Stored data:
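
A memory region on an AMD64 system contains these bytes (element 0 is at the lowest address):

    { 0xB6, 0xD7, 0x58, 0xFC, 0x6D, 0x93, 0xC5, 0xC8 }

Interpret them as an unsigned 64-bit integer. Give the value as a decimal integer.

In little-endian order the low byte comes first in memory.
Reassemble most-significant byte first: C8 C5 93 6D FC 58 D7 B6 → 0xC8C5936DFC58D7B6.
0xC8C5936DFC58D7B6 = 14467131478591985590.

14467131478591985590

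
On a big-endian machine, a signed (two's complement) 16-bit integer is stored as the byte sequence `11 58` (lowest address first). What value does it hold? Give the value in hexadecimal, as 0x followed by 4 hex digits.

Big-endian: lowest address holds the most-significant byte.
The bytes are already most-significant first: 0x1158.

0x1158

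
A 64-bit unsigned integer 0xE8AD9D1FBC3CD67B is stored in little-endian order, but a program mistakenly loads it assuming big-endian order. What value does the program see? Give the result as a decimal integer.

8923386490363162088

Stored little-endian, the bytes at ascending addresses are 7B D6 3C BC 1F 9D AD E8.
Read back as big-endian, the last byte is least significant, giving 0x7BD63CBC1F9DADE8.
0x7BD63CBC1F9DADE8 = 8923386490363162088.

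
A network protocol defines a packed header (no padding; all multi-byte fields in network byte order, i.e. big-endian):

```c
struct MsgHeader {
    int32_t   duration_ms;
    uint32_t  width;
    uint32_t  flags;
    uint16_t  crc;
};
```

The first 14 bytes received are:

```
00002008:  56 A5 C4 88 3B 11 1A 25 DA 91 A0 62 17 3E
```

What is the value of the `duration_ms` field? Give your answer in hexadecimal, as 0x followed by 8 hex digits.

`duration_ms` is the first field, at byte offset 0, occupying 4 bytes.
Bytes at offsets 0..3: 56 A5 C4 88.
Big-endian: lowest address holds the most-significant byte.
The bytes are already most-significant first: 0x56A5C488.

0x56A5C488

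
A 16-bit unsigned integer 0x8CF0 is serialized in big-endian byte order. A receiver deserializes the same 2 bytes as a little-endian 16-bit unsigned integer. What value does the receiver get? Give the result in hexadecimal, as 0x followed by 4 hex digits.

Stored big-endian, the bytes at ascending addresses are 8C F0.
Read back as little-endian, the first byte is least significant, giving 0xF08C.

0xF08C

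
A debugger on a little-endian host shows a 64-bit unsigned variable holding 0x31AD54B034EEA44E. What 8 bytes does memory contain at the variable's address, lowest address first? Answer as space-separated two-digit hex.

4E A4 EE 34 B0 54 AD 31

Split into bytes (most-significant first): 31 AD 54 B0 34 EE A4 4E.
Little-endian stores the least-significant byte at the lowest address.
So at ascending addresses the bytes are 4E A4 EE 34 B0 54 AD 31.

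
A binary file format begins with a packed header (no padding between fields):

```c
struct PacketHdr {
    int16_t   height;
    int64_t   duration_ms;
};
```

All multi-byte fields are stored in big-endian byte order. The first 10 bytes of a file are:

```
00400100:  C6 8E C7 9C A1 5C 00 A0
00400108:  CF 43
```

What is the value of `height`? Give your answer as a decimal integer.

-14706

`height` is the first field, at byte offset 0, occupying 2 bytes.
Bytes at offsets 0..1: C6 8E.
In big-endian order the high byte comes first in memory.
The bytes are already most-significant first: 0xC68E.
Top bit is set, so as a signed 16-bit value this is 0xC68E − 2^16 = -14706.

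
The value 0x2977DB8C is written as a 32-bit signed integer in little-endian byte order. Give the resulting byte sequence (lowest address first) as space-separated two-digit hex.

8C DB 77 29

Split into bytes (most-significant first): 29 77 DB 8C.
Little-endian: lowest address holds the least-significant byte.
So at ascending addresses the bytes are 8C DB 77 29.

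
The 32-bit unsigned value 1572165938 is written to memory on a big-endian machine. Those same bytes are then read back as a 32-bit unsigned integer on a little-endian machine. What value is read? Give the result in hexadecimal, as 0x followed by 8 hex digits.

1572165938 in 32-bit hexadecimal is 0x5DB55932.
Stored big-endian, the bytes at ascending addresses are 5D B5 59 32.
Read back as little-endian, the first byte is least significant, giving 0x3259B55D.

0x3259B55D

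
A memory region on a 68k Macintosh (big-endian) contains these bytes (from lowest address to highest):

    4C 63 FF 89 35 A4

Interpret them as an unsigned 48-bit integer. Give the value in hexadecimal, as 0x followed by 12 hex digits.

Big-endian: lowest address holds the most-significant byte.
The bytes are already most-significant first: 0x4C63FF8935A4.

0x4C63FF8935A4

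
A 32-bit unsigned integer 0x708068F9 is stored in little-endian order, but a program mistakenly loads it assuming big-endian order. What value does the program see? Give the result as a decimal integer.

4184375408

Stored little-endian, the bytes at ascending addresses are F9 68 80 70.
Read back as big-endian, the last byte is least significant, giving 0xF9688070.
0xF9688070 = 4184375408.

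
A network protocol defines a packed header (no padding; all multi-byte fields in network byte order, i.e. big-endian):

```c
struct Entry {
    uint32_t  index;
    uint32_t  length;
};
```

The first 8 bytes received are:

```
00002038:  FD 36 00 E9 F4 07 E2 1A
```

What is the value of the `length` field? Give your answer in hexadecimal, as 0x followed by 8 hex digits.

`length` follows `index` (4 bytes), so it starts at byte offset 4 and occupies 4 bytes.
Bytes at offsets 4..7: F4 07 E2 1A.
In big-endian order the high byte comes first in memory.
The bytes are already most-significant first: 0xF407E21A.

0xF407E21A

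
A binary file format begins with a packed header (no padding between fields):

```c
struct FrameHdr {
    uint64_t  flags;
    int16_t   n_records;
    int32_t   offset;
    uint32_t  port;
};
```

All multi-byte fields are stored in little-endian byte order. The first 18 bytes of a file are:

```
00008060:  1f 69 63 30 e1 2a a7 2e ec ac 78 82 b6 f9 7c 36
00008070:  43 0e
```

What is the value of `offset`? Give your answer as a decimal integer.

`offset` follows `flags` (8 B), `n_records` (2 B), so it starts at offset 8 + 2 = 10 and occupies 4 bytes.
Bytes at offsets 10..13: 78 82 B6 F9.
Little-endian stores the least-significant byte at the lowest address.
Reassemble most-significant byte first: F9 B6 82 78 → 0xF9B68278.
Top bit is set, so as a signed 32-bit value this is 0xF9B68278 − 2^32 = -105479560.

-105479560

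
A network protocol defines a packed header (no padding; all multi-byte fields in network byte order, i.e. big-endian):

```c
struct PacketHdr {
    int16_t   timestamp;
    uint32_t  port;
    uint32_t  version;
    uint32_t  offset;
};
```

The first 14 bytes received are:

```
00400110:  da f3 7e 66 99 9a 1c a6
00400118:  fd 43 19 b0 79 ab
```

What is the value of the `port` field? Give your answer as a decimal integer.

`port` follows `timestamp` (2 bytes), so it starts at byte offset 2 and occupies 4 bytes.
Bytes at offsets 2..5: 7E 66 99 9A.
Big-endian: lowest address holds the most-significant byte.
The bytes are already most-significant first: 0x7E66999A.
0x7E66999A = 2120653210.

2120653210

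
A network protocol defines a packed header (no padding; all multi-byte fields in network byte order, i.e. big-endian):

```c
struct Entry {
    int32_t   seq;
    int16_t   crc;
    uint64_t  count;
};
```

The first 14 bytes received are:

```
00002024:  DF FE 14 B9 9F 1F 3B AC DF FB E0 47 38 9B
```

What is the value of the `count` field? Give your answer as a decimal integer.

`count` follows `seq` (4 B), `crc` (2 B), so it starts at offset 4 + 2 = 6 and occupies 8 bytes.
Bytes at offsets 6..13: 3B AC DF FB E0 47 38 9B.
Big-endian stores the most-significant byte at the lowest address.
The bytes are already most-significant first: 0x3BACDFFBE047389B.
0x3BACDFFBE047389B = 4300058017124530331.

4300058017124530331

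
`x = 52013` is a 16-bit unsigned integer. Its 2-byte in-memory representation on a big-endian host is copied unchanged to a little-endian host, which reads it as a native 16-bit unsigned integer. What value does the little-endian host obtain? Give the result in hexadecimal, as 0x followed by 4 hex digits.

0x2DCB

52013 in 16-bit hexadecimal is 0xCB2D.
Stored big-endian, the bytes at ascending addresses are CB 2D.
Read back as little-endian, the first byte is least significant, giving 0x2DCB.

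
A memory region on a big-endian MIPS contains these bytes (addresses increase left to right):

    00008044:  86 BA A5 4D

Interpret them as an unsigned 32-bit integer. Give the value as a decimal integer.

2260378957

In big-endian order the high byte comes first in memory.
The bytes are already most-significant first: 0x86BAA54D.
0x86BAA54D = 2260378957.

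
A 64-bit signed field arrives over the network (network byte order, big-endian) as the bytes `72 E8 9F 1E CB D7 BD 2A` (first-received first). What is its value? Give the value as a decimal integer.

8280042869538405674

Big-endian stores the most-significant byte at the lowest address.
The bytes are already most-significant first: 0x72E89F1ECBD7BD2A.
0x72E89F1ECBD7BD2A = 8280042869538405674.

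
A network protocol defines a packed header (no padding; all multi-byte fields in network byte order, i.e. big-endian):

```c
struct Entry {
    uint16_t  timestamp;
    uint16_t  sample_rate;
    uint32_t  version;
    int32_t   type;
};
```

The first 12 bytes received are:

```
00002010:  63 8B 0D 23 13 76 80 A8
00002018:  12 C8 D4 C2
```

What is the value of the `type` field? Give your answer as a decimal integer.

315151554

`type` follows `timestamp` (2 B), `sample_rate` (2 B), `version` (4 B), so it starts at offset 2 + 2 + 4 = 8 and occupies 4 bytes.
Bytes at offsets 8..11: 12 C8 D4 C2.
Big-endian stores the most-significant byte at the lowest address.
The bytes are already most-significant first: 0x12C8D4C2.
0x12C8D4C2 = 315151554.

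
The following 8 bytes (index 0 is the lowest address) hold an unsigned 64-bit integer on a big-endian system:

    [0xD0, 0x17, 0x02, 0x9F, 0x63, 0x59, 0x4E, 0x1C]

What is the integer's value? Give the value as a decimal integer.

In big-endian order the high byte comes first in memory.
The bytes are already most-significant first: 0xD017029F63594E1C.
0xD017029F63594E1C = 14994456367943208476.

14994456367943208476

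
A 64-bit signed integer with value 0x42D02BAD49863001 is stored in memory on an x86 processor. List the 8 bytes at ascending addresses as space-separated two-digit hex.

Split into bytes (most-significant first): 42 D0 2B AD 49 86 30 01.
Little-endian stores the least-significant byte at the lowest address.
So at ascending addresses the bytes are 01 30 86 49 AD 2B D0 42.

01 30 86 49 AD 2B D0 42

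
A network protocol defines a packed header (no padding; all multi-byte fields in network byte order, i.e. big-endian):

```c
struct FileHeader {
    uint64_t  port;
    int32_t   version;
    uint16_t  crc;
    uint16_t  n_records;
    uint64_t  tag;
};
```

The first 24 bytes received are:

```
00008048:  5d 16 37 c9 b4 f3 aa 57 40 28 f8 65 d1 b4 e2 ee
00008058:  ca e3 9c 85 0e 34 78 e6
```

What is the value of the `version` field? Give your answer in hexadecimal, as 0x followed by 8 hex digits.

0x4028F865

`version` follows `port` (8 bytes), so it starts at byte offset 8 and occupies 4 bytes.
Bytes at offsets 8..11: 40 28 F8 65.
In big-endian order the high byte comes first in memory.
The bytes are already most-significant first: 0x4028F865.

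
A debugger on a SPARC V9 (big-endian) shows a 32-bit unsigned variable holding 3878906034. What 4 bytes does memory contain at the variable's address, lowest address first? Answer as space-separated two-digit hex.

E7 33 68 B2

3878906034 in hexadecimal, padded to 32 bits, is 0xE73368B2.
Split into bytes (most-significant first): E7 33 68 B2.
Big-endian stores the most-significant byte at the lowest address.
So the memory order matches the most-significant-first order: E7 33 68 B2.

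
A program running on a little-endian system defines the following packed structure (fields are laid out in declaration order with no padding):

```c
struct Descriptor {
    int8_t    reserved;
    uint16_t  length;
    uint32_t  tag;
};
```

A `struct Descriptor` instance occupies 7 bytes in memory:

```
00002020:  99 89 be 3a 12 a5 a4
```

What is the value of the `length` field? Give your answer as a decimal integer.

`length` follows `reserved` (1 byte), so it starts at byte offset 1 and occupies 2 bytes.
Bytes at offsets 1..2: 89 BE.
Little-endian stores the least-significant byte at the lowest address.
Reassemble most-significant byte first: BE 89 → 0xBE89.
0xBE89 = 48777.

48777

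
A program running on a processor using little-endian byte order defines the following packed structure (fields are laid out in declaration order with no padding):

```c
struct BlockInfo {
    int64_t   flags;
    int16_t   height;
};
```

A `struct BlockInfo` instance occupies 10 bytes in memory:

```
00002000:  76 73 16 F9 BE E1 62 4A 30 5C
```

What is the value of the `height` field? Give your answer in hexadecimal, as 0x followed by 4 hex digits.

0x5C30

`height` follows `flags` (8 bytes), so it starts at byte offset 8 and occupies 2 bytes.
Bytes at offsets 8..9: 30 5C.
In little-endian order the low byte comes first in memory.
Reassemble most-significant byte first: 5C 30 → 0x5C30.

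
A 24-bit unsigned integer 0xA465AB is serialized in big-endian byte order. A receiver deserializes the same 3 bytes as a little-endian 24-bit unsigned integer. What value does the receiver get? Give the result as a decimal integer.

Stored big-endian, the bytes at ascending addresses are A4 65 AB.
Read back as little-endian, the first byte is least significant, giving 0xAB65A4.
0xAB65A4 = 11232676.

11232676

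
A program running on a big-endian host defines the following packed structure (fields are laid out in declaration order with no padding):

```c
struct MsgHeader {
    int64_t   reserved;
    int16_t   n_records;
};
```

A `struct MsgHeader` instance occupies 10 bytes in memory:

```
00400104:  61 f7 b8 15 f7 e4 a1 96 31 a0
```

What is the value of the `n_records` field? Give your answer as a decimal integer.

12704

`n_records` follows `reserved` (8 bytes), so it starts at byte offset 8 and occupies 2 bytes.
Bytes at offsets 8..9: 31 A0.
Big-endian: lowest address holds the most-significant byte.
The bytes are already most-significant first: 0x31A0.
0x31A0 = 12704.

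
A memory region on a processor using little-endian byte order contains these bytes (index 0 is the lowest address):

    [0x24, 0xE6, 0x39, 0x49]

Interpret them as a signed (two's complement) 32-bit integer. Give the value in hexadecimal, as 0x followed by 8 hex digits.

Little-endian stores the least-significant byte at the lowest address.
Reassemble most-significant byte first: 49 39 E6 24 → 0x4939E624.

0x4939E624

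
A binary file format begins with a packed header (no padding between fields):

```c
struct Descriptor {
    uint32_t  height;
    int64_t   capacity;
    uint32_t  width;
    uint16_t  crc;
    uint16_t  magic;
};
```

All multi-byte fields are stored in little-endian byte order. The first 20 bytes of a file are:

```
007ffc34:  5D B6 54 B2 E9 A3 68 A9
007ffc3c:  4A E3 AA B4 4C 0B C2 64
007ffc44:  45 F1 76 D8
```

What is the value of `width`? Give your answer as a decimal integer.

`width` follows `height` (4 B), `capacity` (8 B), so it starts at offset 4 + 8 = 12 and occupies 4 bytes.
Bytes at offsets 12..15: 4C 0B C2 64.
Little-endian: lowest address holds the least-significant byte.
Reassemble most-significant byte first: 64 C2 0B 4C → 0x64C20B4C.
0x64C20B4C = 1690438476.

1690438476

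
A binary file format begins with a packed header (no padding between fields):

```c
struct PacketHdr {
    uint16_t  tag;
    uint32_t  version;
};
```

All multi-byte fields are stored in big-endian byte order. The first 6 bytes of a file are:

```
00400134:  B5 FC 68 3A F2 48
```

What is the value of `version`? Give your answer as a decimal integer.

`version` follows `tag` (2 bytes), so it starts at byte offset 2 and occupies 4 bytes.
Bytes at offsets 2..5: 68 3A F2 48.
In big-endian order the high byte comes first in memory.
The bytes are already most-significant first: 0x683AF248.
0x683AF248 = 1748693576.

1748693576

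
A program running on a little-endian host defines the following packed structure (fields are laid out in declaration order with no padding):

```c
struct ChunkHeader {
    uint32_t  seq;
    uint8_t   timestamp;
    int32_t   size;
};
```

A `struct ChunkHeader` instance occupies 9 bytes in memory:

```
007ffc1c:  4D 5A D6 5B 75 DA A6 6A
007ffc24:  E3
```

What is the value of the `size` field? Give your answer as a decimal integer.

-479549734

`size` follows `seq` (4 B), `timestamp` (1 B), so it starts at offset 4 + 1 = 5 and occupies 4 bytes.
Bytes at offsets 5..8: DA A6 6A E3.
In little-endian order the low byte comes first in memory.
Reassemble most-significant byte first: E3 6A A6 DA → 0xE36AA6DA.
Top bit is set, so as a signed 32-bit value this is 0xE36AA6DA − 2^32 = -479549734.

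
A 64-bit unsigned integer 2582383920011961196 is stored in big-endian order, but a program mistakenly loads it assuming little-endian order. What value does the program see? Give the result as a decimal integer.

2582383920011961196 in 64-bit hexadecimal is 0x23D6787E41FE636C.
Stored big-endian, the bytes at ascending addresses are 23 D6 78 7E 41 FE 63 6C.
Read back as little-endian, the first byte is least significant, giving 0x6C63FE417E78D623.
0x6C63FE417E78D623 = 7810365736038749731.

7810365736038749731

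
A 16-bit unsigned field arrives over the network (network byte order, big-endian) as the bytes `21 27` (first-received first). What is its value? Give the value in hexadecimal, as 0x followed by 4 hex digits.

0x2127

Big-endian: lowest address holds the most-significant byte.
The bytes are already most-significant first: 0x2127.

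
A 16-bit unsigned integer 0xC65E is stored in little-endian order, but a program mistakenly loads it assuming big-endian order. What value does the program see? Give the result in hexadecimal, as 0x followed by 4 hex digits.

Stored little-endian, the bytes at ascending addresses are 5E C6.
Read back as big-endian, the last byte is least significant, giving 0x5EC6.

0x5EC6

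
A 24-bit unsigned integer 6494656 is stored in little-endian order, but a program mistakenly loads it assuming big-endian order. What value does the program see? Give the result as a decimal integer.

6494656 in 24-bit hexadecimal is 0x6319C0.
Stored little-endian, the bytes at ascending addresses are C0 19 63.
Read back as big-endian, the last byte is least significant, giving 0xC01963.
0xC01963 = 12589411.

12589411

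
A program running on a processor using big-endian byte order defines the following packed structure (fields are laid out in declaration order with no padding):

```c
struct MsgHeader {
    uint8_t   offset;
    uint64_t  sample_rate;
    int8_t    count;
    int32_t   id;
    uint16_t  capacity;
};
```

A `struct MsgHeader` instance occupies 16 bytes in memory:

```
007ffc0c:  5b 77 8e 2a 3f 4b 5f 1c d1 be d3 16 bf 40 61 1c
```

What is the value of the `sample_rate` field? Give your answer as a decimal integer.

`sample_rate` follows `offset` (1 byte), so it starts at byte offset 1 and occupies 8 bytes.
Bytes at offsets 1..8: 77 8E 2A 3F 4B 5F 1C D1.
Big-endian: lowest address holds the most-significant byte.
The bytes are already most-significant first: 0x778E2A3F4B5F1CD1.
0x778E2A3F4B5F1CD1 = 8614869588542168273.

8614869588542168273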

- What to work on
Scan the entries above and show each line that contains the word "these".

- Solved exercise
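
A memory region on an AMD64 system contains these bytes (element 0 is at the lowest address):
A memory region on a 68k Macintosh (big-endian) contains these bytes (from lowest address to highest):
A memory region on a big-endian MIPS contains these bytes (addresses increase left to right):
A memory region on a processor using little-endian byte order contains these bytes (index 0 is the lowest address):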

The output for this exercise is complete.